Every word of the data below has to be copied faithfully.
***** DATA FOR THIS EXERCISE *****
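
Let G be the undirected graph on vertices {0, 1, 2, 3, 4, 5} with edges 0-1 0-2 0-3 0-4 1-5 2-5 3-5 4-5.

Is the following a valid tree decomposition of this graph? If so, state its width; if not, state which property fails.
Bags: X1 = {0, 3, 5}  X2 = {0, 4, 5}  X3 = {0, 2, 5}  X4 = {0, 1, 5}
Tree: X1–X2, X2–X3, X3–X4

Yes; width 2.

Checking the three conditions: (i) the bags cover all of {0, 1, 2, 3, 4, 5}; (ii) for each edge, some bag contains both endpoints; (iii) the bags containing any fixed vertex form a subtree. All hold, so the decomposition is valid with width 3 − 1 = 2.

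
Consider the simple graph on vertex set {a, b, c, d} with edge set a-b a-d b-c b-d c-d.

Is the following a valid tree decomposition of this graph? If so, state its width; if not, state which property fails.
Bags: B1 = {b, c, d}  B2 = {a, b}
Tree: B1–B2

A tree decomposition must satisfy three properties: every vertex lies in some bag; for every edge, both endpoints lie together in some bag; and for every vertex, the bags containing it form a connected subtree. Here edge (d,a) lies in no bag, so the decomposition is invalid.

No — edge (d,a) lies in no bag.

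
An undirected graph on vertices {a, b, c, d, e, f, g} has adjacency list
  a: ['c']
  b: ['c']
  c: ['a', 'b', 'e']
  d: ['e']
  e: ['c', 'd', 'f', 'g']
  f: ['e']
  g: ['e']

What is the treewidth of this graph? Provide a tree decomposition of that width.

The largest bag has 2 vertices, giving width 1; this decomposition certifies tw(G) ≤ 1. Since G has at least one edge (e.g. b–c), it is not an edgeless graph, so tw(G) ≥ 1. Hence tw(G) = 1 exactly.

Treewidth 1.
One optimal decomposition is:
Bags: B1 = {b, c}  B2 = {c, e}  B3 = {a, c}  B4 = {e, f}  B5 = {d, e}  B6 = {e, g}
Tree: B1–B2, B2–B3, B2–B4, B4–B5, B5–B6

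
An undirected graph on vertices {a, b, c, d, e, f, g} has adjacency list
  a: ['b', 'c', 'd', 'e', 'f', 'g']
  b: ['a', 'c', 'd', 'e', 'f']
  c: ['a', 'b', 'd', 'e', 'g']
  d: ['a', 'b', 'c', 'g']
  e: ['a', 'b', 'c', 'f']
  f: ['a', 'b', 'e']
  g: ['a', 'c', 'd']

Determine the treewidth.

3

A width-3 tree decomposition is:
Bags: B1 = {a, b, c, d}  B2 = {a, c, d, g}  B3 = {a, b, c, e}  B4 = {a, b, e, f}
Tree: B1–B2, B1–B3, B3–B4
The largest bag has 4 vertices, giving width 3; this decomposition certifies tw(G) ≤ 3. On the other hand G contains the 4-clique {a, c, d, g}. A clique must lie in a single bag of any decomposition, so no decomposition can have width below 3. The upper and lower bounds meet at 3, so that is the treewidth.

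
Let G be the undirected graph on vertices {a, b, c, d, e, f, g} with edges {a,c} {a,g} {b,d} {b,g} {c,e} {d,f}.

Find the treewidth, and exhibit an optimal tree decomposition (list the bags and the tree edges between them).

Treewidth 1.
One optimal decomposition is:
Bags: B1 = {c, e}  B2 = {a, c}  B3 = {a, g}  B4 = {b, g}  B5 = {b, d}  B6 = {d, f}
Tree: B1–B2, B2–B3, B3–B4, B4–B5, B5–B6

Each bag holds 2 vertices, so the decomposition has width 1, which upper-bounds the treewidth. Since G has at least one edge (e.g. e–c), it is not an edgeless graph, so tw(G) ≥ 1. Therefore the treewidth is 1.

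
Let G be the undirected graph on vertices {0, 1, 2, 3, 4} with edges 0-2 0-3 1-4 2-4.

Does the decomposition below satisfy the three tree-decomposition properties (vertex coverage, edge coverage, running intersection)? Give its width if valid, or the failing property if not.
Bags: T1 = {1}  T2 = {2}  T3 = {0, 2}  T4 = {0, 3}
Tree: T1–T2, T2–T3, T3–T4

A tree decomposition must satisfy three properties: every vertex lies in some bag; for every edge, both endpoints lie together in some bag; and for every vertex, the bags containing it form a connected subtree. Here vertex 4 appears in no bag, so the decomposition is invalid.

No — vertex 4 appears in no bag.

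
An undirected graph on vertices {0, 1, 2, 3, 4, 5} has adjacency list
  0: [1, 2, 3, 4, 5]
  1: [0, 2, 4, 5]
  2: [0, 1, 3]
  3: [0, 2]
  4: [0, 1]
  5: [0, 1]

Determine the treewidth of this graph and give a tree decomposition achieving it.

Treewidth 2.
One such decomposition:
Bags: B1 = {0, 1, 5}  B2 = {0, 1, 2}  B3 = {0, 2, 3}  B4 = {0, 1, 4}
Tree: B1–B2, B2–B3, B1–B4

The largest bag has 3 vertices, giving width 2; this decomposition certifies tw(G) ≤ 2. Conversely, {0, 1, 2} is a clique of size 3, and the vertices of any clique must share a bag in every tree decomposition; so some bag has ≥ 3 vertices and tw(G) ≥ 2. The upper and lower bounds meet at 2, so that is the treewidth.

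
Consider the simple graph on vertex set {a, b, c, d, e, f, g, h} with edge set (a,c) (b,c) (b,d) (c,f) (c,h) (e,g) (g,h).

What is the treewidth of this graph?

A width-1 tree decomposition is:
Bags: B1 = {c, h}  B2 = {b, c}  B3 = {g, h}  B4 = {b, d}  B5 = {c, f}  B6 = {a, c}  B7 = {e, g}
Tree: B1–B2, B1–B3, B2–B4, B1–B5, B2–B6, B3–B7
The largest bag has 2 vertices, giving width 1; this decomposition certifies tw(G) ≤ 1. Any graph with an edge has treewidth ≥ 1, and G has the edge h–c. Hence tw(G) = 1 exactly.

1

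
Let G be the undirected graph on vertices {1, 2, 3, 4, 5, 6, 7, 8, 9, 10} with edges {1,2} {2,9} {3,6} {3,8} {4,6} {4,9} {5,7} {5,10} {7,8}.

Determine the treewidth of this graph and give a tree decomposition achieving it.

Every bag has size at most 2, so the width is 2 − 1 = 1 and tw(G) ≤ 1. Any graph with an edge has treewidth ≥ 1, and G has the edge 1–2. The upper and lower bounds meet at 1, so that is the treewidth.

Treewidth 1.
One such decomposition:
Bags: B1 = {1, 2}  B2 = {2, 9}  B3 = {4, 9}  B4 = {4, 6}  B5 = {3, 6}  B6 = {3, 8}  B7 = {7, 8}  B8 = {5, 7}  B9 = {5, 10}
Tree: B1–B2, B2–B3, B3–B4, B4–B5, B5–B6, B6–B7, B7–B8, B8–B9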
*****
__WRITTEN ANSWER__
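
Let G be the undirected graph on vertices {0, 1, 2, 3, 4, 5} with edges 0-1 0-2 0-3 0-4 1-5 2-5 3-5 4-5.

Is the following a valid tree decomposition of this graph? If so, state its width; if not, state which property fails.
Bags: X1 = {0, 3, 5}  X2 = {0, 4, 5}  X3 = {0, 2, 5}  X4 = {0, 1, 5}
Tree: X1–X2, X2–X3, X3–X4

Yes; width 2.

Checking the three conditions: (i) the bags cover all of {0, 1, 2, 3, 4, 5}; (ii) for each edge, some bag contains both endpoints; (iii) the bags containing any fixed vertex form a subtree. All hold, so the decomposition is valid with width 3 − 1 = 2.

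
Consider the simple graph on vertex set {a, b, c, d} with edge set a-b a-d b-c b-d c-d.

Is the following a valid tree decomposition of this graph? If so, state its width; if not, state which property fails.
Bags: B1 = {b, c, d}  B2 = {a, b}
Tree: B1–B2

A tree decomposition must satisfy three properties: every vertex lies in some bag; for every edge, both endpoints lie together in some bag; and for every vertex, the bags containing it form a connected subtree. Here edge (d,a) lies in no bag, so the decomposition is invalid.

No — edge (d,a) lies in no bag.

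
An undirected graph on vertices {a, b, c, d, e, f, g} has adjacency list
  a: ['c']
  b: ['c']
  c: ['a', 'b', 'e']
  d: ['e']
  e: ['c', 'd', 'f', 'g']
  f: ['e']
  g: ['e']

What is the treewidth of this graph? Provide a tree decomposition of that width.

The largest bag has 2 vertices, giving width 1; this decomposition certifies tw(G) ≤ 1. Since G has at least one edge (e.g. b–c), it is not an edgeless graph, so tw(G) ≥ 1. Hence tw(G) = 1 exactly.

Treewidth 1.
One optimal decomposition is:
Bags: B1 = {b, c}  B2 = {c, e}  B3 = {a, c}  B4 = {e, f}  B5 = {d, e}  B6 = {e, g}
Tree: B1–B2, B2–B3, B2–B4, B4–B5, B5–B6

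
An undirected graph on vertices {a, b, c, d, e, f, g} has adjacency list
  a: ['b', 'c', 'd', 'e', 'f', 'g']
  b: ['a', 'c', 'd', 'e', 'f']
  c: ['a', 'b', 'd', 'e', 'g']
  d: ['a', 'b', 'c', 'g']
  e: ['a', 'b', 'c', 'f']
  f: ['a', 'b', 'e']
  g: ['a', 'c', 'd']

Determine the treewidth.

3

A width-3 tree decomposition is:
Bags: B1 = {a, b, c, d}  B2 = {a, c, d, g}  B3 = {a, b, c, e}  B4 = {a, b, e, f}
Tree: B1–B2, B1–B3, B3–B4
The largest bag has 4 vertices, giving width 3; this decomposition certifies tw(G) ≤ 3. On the other hand G contains the 4-clique {a, c, d, g}. A clique must lie in a single bag of any decomposition, so no decomposition can have width below 3. The upper and lower bounds meet at 3, so that is the treewidth.

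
Let G be the undirected graph on vertices {a, b, c, d, e, f, g} with edges {a,c} {a,g} {b,d} {b,g} {c,e} {d,f}.

Find the treewidth, and exhibit an optimal tree decomposition (list the bags and the tree edges between them).

Treewidth 1.
One optimal decomposition is:
Bags: B1 = {c, e}  B2 = {a, c}  B3 = {a, g}  B4 = {b, g}  B5 = {b, d}  B6 = {d, f}
Tree: B1–B2, B2–B3, B3–B4, B4–B5, B5–B6

Each bag holds 2 vertices, so the decomposition has width 1, which upper-bounds the treewidth. Since G has at least one edge (e.g. e–c), it is not an edgeless graph, so tw(G) ≥ 1. Therefore the treewidth is 1.

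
Let G be the undirected graph on vertices {0, 1, 2, 3, 4} with edges 0-2 0-3 1-4 2-4.

Does the decomposition below satisfy the three tree-decomposition properties (vertex coverage, edge coverage, running intersection)? Give its width if valid, or the failing property if not.
Bags: T1 = {1}  T2 = {2}  T3 = {0, 2}  T4 = {0, 3}
Tree: T1–T2, T2–T3, T3–T4

A tree decomposition must satisfy three properties: every vertex lies in some bag; for every edge, both endpoints lie together in some bag; and for every vertex, the bags containing it form a connected subtree. Here vertex 4 appears in no bag, so the decomposition is invalid.

No — vertex 4 appears in no bag.

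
An undirected graph on vertices {0, 1, 2, 3, 4, 5} has adjacency list
  0: [1, 2, 3, 4, 5]
  1: [0, 2, 4, 5]
  2: [0, 1, 3]
  3: [0, 2]
  4: [0, 1]
  5: [0, 1]

Determine the treewidth of this graph and give a tree decomposition achieving it.

Treewidth 2.
One such decomposition:
Bags: B1 = {0, 1, 5}  B2 = {0, 1, 2}  B3 = {0, 2, 3}  B4 = {0, 1, 4}
Tree: B1–B2, B2–B3, B1–B4

The largest bag has 3 vertices, giving width 2; this decomposition certifies tw(G) ≤ 2. Conversely, {0, 1, 2} is a clique of size 3, and the vertices of any clique must share a bag in every tree decomposition; so some bag has ≥ 3 vertices and tw(G) ≥ 2. The upper and lower bounds meet at 2, so that is the treewidth.

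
Consider the simple graph on vertex set {a, b, c, d, e, f, g, h} with edge set (a,c) (b,c) (b,d) (c,f) (c,h) (e,g) (g,h).

What is the treewidth of this graph?

A width-1 tree decomposition is:
Bags: B1 = {c, h}  B2 = {b, c}  B3 = {g, h}  B4 = {b, d}  B5 = {c, f}  B6 = {a, c}  B7 = {e, g}
Tree: B1–B2, B1–B3, B2–B4, B1–B5, B2–B6, B3–B7
The largest bag has 2 vertices, giving width 1; this decomposition certifies tw(G) ≤ 1. Any graph with an edge has treewidth ≥ 1, and G has the edge h–c. Hence tw(G) = 1 exactly.

1

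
Let G be the undirected graph on vertices {1, 2, 3, 4, 5, 6, 7, 8, 9, 10} with edges {1,2} {2,9} {3,6} {3,8} {4,6} {4,9} {5,7} {5,10} {7,8}.

Determine the treewidth of this graph and give a tree decomposition achieving it.

Every bag has size at most 2, so the width is 2 − 1 = 1 and tw(G) ≤ 1. Any graph with an edge has treewidth ≥ 1, and G has the edge 1–2. The upper and lower bounds meet at 1, so that is the treewidth.

Treewidth 1.
One such decomposition:
Bags: B1 = {1, 2}  B2 = {2, 9}  B3 = {4, 9}  B4 = {4, 6}  B5 = {3, 6}  B6 = {3, 8}  B7 = {7, 8}  B8 = {5, 7}  B9 = {5, 10}
Tree: B1–B2, B2–B3, B3–B4, B4–B5, B5–B6, B6–B7, B7–B8, B8–B9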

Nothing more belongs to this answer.